What to produce: One part of the entries below is wanted: the lines from the one containing "x' = 0.337x(1 - x/709) - 0.00496xy" through the one containing "dz/dt = 0.00654yz - 0.247z". Write those out exactly and nothing else.

(Supplied material)

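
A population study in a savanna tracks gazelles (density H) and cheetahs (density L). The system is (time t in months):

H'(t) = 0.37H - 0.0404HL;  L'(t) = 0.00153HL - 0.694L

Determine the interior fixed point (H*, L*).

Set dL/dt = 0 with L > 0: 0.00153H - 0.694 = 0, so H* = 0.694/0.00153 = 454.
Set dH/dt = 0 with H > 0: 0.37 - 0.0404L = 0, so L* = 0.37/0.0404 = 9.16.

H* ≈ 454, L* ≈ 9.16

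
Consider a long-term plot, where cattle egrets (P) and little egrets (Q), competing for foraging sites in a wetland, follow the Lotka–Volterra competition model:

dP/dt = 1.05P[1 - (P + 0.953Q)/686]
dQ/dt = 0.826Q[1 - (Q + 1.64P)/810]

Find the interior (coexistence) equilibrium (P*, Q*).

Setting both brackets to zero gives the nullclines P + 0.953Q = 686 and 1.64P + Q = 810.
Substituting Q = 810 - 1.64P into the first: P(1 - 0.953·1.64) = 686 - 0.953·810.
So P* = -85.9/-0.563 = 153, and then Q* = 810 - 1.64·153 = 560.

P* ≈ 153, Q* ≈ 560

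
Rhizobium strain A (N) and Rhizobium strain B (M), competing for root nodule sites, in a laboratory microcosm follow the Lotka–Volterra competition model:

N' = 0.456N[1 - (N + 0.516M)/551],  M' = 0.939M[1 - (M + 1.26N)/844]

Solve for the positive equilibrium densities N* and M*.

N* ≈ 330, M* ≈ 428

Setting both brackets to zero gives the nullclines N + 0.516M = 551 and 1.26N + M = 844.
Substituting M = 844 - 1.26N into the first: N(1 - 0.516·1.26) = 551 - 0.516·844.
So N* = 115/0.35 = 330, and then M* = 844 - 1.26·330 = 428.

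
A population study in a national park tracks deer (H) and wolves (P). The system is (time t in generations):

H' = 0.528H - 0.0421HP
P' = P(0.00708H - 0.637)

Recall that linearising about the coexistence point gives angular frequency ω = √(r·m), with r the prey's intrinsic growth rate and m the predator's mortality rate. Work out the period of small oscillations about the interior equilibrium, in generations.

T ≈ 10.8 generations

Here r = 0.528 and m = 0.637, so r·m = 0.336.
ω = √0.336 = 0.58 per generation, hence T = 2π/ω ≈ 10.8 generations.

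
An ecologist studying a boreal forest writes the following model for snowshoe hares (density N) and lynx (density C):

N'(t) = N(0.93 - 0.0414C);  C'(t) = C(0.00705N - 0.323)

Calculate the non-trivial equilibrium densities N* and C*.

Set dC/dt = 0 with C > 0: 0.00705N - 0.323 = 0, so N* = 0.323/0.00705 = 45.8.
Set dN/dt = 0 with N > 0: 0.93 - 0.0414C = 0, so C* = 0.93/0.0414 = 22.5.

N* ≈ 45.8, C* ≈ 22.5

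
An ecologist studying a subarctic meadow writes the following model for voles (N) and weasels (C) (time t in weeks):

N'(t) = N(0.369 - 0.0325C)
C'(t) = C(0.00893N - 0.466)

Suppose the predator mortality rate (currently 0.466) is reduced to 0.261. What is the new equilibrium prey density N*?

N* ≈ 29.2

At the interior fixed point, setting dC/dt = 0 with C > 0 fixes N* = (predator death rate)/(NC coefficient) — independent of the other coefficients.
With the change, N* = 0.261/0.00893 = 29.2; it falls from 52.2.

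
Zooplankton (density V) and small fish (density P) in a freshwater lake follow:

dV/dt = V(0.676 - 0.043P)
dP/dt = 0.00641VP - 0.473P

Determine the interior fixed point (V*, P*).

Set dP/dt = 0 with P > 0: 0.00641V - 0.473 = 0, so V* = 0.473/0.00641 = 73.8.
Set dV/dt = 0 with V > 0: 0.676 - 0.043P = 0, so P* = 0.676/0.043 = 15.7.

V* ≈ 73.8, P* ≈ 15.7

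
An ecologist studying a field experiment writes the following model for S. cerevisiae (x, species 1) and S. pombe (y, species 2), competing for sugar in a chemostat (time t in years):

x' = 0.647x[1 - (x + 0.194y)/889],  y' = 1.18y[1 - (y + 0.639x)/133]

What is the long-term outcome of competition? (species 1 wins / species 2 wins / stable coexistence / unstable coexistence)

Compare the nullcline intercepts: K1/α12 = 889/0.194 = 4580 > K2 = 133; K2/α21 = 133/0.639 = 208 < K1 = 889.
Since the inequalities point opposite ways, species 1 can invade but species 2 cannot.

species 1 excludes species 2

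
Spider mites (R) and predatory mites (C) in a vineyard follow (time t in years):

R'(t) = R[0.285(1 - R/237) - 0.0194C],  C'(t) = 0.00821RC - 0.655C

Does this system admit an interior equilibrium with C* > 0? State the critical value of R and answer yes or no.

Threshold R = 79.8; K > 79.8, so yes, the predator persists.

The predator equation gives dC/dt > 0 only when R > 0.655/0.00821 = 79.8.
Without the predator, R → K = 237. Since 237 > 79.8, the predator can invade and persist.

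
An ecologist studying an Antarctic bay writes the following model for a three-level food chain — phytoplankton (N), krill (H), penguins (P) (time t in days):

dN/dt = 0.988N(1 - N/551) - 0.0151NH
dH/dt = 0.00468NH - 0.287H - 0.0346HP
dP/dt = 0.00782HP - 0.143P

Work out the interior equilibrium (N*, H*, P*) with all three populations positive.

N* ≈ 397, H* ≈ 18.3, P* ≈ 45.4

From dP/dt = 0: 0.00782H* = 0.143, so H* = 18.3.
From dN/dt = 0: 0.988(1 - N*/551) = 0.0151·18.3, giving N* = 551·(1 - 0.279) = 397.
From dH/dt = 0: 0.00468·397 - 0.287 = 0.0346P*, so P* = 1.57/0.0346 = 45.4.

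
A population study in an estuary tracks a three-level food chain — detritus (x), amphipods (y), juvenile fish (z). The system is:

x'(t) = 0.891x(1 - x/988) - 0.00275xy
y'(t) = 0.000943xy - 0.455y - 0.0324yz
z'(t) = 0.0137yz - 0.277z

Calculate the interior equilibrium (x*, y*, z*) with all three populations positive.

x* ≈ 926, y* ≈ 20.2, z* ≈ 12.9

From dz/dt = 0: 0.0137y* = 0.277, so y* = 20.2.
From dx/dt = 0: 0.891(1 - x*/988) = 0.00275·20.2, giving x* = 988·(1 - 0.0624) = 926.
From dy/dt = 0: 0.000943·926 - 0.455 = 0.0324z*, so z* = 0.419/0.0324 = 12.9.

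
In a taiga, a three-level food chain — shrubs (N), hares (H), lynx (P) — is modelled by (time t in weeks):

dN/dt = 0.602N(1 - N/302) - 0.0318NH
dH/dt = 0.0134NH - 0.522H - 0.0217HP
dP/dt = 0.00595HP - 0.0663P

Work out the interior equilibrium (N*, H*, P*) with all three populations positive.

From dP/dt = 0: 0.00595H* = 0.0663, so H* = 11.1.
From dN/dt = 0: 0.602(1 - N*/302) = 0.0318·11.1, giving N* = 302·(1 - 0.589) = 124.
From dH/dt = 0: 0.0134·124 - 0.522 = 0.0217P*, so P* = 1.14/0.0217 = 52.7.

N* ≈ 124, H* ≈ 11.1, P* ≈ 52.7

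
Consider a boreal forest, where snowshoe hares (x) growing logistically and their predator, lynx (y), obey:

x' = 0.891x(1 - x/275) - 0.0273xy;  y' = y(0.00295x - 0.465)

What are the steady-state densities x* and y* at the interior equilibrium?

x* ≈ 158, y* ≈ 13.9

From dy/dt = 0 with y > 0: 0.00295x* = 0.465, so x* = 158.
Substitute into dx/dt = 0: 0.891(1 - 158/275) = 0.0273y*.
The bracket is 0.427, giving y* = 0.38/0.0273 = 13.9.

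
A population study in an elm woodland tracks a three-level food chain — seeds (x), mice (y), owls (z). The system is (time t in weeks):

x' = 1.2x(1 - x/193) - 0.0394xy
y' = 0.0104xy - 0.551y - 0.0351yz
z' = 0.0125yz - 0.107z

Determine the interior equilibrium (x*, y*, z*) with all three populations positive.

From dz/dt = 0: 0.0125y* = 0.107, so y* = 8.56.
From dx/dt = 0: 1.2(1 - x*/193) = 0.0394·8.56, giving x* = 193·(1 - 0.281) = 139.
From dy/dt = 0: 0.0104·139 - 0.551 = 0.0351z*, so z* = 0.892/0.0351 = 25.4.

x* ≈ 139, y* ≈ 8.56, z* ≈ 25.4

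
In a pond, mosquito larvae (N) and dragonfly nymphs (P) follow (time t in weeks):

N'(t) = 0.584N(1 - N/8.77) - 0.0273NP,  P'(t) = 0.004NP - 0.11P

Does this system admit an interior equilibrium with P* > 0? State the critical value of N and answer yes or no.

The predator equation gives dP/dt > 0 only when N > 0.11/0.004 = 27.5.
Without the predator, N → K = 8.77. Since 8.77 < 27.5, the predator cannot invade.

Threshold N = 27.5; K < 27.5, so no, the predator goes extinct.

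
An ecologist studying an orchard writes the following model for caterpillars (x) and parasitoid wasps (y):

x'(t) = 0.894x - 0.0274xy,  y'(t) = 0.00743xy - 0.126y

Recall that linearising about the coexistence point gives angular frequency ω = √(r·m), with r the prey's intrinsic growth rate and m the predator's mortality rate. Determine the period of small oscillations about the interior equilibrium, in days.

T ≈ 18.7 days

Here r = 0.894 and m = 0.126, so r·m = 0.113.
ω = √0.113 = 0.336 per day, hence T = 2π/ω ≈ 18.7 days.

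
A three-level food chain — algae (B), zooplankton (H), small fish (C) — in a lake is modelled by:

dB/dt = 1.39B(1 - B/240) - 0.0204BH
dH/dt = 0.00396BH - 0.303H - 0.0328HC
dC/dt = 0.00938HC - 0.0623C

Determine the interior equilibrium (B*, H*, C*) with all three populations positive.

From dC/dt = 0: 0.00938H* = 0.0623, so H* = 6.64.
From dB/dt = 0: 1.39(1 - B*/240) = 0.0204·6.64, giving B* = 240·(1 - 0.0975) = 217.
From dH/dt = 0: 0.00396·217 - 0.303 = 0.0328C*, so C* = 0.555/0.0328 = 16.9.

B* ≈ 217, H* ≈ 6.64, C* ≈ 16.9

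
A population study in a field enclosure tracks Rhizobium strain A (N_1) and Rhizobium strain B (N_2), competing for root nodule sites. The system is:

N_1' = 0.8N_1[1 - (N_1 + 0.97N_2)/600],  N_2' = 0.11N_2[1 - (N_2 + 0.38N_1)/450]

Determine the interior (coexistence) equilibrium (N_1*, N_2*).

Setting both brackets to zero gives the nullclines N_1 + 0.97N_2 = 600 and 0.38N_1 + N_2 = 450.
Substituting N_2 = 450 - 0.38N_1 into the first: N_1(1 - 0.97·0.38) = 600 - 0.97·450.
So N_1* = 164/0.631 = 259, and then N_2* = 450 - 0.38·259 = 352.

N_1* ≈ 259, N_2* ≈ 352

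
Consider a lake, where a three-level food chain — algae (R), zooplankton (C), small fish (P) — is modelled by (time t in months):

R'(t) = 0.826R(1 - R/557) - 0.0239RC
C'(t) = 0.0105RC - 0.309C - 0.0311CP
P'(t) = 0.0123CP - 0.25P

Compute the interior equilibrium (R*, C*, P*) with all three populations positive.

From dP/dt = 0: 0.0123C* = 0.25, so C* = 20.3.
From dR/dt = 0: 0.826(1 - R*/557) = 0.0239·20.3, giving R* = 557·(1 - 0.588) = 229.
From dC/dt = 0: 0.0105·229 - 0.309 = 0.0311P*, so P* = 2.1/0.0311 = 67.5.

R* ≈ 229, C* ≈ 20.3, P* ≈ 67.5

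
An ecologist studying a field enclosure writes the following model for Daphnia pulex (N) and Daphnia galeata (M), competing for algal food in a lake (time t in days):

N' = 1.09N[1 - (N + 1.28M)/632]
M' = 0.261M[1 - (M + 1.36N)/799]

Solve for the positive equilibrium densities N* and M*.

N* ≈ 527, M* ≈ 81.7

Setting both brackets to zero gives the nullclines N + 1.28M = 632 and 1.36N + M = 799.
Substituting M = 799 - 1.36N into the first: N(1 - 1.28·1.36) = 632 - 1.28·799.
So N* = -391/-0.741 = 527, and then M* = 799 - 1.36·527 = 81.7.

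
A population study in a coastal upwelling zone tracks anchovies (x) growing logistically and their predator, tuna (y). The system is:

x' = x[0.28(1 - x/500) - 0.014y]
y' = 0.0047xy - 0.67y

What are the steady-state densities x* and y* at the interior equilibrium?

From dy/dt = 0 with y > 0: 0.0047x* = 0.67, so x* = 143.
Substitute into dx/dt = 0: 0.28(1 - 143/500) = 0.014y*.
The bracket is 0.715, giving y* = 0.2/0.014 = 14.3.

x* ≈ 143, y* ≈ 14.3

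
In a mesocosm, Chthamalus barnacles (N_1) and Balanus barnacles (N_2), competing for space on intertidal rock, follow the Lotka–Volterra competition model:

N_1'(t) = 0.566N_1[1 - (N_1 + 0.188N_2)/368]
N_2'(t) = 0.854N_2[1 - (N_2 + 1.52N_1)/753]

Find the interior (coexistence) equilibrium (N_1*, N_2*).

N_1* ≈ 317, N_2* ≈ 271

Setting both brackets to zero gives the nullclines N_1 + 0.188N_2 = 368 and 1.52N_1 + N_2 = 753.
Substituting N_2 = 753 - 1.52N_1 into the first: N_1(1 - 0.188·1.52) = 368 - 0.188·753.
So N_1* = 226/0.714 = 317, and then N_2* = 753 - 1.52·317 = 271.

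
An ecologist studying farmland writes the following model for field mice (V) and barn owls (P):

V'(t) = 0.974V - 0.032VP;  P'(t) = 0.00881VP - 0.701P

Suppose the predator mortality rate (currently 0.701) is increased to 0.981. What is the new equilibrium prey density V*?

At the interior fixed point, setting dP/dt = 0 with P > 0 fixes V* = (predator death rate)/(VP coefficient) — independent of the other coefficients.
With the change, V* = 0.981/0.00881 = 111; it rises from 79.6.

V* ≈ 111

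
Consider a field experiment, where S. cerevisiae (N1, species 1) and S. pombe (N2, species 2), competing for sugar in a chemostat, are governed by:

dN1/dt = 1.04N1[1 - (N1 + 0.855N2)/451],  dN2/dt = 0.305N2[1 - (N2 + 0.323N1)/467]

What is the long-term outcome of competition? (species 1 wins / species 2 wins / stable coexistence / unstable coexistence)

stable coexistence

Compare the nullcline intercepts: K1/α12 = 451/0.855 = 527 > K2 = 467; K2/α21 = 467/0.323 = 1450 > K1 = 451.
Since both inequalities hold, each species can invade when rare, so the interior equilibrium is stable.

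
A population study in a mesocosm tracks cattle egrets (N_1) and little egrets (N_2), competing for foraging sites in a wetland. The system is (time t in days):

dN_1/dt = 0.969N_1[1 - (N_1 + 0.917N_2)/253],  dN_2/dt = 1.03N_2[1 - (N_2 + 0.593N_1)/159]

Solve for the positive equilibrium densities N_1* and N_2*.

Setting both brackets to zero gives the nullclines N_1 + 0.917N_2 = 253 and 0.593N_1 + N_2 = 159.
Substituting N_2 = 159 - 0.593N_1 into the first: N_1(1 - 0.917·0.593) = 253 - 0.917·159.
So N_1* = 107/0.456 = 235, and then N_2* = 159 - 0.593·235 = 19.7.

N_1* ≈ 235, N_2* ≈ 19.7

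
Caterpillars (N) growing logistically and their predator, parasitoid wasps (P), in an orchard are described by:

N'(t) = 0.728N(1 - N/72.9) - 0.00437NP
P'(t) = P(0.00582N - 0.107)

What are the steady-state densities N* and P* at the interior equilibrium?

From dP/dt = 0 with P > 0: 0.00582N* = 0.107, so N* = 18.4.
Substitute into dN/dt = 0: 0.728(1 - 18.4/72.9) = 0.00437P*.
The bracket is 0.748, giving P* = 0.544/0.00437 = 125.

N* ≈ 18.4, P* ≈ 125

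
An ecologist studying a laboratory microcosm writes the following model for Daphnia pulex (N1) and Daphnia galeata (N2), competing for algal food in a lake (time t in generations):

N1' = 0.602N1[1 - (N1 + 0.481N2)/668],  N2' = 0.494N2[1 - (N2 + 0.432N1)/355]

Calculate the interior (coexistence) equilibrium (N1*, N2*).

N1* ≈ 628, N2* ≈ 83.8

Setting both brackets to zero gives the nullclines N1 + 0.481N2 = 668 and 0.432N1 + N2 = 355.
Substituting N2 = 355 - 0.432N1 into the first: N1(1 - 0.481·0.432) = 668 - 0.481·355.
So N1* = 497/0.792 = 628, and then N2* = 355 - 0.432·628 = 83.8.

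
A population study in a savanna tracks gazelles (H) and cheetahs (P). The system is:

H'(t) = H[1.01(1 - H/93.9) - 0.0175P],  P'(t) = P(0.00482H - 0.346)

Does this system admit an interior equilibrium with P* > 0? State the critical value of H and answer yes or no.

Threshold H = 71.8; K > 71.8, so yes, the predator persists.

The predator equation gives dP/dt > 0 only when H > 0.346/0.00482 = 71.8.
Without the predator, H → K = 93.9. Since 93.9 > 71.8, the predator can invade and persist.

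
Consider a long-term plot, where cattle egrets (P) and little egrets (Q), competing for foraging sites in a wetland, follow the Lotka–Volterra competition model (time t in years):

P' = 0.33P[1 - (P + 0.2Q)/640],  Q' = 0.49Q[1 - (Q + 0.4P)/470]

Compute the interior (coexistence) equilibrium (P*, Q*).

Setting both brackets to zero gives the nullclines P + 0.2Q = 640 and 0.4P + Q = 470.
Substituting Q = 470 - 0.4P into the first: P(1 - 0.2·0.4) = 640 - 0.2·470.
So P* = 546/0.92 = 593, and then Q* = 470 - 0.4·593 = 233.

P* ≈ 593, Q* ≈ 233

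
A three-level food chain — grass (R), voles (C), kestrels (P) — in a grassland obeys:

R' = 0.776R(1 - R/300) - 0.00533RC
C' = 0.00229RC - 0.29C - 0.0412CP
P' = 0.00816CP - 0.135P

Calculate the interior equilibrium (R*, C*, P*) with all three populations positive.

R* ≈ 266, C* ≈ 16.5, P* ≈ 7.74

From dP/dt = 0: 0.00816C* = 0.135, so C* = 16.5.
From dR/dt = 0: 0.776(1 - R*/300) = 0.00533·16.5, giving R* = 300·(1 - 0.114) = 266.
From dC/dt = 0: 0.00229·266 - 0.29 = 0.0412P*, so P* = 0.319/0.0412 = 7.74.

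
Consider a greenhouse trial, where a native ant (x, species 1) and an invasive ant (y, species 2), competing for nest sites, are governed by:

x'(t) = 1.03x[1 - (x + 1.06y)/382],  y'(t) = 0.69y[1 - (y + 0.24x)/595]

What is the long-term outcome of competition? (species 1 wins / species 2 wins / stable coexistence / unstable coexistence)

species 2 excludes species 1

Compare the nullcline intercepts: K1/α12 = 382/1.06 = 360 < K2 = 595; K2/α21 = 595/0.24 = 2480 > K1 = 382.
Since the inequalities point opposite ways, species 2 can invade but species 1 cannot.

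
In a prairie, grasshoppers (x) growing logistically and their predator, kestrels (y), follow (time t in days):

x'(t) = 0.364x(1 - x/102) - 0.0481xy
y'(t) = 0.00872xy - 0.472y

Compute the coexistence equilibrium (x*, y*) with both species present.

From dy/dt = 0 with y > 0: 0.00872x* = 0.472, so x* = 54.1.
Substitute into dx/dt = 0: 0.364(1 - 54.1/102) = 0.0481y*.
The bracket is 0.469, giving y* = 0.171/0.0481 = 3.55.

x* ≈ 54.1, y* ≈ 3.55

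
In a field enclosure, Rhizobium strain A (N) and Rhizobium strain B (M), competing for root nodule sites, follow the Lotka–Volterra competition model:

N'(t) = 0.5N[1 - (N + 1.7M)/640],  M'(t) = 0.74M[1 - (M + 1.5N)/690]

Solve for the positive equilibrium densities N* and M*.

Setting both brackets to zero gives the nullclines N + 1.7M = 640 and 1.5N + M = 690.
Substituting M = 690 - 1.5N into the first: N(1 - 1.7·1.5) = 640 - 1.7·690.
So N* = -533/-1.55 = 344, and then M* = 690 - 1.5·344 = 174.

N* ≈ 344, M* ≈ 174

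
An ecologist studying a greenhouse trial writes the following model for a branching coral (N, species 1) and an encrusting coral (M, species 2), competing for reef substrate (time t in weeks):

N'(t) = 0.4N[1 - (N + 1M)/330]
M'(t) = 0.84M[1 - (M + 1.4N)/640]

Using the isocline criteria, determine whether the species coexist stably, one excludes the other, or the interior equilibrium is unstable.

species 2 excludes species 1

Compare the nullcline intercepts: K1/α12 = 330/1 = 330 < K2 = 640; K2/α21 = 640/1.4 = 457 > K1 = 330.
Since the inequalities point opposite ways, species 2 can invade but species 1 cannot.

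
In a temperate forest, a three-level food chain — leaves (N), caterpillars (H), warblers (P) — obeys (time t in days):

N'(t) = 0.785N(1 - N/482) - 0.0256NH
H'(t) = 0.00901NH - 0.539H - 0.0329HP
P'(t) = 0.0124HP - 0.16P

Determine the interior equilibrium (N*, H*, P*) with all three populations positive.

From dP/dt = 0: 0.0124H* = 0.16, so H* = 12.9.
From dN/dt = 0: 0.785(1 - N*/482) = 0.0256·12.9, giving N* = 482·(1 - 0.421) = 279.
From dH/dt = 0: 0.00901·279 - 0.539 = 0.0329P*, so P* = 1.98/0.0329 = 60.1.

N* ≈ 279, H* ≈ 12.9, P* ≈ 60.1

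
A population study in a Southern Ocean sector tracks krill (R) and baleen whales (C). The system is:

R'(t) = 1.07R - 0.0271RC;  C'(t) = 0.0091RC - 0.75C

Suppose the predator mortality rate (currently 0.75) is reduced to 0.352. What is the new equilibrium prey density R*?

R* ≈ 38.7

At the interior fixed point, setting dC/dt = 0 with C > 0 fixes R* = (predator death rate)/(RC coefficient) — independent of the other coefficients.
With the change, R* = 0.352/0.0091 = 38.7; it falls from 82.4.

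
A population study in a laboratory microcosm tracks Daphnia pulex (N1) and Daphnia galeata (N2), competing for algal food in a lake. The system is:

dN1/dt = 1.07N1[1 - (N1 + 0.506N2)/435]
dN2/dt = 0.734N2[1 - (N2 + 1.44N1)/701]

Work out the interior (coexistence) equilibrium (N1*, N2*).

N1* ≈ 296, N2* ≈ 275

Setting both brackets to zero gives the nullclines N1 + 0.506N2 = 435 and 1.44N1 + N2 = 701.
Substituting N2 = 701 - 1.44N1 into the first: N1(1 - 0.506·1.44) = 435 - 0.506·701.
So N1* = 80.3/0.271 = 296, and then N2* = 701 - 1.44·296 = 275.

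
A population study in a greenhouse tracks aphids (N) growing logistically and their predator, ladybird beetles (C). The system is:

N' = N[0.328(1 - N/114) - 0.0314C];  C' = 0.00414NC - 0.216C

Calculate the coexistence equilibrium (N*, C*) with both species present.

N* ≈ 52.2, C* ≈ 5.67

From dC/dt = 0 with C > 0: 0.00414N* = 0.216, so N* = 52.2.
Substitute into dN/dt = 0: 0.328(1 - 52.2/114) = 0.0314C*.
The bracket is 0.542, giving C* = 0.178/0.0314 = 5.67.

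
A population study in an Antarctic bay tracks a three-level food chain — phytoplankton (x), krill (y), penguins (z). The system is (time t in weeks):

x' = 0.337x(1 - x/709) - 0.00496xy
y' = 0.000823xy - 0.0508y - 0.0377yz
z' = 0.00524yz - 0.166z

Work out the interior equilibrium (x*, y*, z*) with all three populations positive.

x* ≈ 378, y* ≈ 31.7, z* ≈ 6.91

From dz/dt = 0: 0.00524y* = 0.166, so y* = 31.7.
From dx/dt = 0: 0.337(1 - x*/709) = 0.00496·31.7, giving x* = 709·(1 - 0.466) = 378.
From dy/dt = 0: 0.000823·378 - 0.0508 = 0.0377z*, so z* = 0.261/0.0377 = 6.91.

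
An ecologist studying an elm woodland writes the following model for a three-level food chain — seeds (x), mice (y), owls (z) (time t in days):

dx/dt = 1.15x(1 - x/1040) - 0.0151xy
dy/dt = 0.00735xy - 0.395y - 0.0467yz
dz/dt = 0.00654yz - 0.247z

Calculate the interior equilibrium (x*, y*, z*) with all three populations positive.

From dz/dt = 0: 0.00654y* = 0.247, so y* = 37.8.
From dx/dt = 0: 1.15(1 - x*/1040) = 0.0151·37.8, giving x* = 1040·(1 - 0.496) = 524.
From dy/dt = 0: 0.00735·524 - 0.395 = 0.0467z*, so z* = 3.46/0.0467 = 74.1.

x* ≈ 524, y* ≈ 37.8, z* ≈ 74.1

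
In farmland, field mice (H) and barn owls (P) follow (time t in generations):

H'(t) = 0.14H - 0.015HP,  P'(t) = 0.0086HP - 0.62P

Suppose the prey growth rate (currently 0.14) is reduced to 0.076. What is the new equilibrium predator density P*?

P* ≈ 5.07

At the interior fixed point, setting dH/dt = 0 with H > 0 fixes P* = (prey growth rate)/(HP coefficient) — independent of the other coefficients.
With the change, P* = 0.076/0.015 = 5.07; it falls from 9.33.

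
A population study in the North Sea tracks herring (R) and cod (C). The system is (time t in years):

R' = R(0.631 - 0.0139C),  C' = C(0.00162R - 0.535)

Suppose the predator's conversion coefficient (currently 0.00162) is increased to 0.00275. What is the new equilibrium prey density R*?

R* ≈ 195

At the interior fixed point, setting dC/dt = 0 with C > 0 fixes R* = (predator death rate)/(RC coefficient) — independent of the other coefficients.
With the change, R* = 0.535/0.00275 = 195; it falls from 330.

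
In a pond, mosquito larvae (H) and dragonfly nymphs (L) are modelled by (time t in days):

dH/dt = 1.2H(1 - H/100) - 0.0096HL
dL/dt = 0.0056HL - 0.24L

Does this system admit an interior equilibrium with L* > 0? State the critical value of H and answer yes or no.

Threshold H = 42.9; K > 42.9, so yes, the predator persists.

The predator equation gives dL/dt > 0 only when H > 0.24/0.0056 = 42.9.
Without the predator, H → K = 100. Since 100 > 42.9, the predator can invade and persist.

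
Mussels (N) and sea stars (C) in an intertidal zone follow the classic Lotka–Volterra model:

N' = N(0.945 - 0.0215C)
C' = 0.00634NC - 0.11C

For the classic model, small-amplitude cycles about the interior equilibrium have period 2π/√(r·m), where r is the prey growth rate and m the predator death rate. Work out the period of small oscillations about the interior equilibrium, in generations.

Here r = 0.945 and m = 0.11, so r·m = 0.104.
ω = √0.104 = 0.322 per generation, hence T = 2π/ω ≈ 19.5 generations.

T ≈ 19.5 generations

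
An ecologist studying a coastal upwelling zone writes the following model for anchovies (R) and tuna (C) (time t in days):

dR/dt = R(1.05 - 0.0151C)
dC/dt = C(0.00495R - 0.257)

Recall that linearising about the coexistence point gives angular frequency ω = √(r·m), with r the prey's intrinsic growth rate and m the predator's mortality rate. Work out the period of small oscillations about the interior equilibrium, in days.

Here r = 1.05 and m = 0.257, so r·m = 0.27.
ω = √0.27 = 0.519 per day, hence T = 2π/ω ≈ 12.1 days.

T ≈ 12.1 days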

(End Supplied material)

Result of this task:
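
x' = 0.337x(1 - x/709) - 0.00496xy
y' = 0.000823xy - 0.0508y - 0.0377yz
z' = 0.00524yz - 0.166z

Work out the interior equilibrium (x*, y*, z*) with all three populations positive.

x* ≈ 378, y* ≈ 31.7, z* ≈ 6.91

From dz/dt = 0: 0.00524y* = 0.166, so y* = 31.7.
From dx/dt = 0: 0.337(1 - x*/709) = 0.00496·31.7, giving x* = 709·(1 - 0.466) = 378.
From dy/dt = 0: 0.000823·378 - 0.0508 = 0.0377z*, so z* = 0.261/0.0377 = 6.91.

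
An ecologist studying an elm woodland writes the following model for a three-level food chain — seeds (x), mice (y), owls (z) (time t in days):

dx/dt = 1.15x(1 - x/1040) - 0.0151xy
dy/dt = 0.00735xy - 0.395y - 0.0467yz
dz/dt = 0.00654yz - 0.247z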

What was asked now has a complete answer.